> Material for this task
• • • • •

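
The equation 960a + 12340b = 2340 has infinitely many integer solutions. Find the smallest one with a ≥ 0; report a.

41

gcd(12340, 960):
  12340 = 12·960 + 820
  960 = 1·820 + 140
  820 = 5·140 + 120
  140 = 1·120 + 20
  120 = 6·20
so gcd(12340, 960) = 20.
20 divides 2340, so solutions exist.
Back-substitute for Bézout coefficients:
  20 = 140 - 1·120
  ... = 960·(90) + 12340·(-7)
Scale by 2340/20 = 117: (a₀, b₀) = (10530, -819).
General solution: a = 10530 + 617t, b = -819 - 48t for integer t.
a ≥ 0: smallest is 10530 mod 617 = 41 (at t = -17), with b = -3.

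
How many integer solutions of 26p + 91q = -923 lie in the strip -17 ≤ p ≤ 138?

22

gcd(91, 26) = 13.
By Bézout, 26×(-3) + 91×(1) = 13.
Particular solution: (3, -11).
General solution: p = 3 + 7t, q = -11 - 2t for integer t.
-17 ≤ 3 + 7t ≤ 138 gives t ∈ [-2, 19], which is 22 values.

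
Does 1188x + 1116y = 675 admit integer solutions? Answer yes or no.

gcd(1188, 1116) = 36.
36 does not divide 675 (remainder 27), so no integer solutions.

no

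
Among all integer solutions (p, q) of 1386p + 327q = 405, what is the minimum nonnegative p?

1

gcd(1386, 327) = 3  (1386 = 4*327 + 78, 327 = 4*78 + 15, 78 = 5*15 + 3, 15 = 5*3).
3 divides 405, so solutions exist.
Back-substituting, 1386*(21) + 327*(-89) = 3.
Scale by 405/3 = 135: (p₀, q₀) = (2835, -12015).
General solution: p = 2835 + 109t, q = -12015 - 462t for integer t.
p ≥ 0: smallest is 2835 mod 109 = 1 (at t = -26), with q = -3.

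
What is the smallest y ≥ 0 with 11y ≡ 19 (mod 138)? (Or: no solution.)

77

gcd(138, 11):
  138 = 12×11 + 6
  11 = 1×6 + 5
  6 = 1×5 + 1
  5 = 5×1
so gcd(138, 11) = 1.
1 divides 19, so solutions exist.
Back-substitute for Bézout coefficients:
  1 = 6 - 1×5
  ... = 11×(-25) + 138×(2)
So 11×(-25) ≡ 1 (mod 138); multiply by 19: y ≡ -475 (mod 138).
Smallest nonnegative: y = -475 mod 138 = 77.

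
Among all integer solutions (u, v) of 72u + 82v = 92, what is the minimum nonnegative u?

40

gcd(82, 72):
  82 = 1·72 + 10
  72 = 7·10 + 2
  10 = 5·2
so gcd(82, 72) = 2.
2 divides 92, so solutions exist.
Back-substitute for Bézout coefficients:
  2 = 72 - 7·10
  ... = 72·(8) + 82·(-7)
Scale by 92/2 = 46: (u₀, v₀) = (368, -322).
General solution: u = 368 + 41t, v = -322 - 36t for integer t.
u ≥ 0: smallest is 368 mod 41 = 40 (at t = -8), with v = -34.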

• • • • •

> Your task
After locating the line with "Among all integer solutions (p, q)", output that line and every later one exactly, through the end of the entries above.

> Answer space
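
Among all integer solutions (p, q) of 1386p + 327q = 405, what is the minimum nonnegative p?

1

gcd(1386, 327) = 3  (1386 = 4*327 + 78, 327 = 4*78 + 15, 78 = 5*15 + 3, 15 = 5*3).
3 divides 405, so solutions exist.
Back-substituting, 1386*(21) + 327*(-89) = 3.
Scale by 405/3 = 135: (p₀, q₀) = (2835, -12015).
General solution: p = 2835 + 109t, q = -12015 - 462t for integer t.
p ≥ 0: smallest is 2835 mod 109 = 1 (at t = -26), with q = -3.

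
What is the smallest y ≥ 0 with 11y ≡ 19 (mod 138)? (Or: no solution.)

77

gcd(138, 11):
  138 = 12×11 + 6
  11 = 1×6 + 5
  6 = 1×5 + 1
  5 = 5×1
so gcd(138, 11) = 1.
1 divides 19, so solutions exist.
Back-substitute for Bézout coefficients:
  1 = 6 - 1×5
  ... = 11×(-25) + 138×(2)
So 11×(-25) ≡ 1 (mod 138); multiply by 19: y ≡ -475 (mod 138).
Smallest nonnegative: y = -475 mod 138 = 77.

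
Among all integer solutions (u, v) of 72u + 82v = 92, what is the minimum nonnegative u?

40

gcd(82, 72):
  82 = 1·72 + 10
  72 = 7·10 + 2
  10 = 5·2
so gcd(82, 72) = 2.
2 divides 92, so solutions exist.
Back-substitute for Bézout coefficients:
  2 = 72 - 7·10
  ... = 72·(8) + 82·(-7)
Scale by 92/2 = 46: (u₀, v₀) = (368, -322).
General solution: u = 368 + 41t, v = -322 - 36t for integer t.
u ≥ 0: smallest is 368 mod 41 = 40 (at t = -8), with v = -34.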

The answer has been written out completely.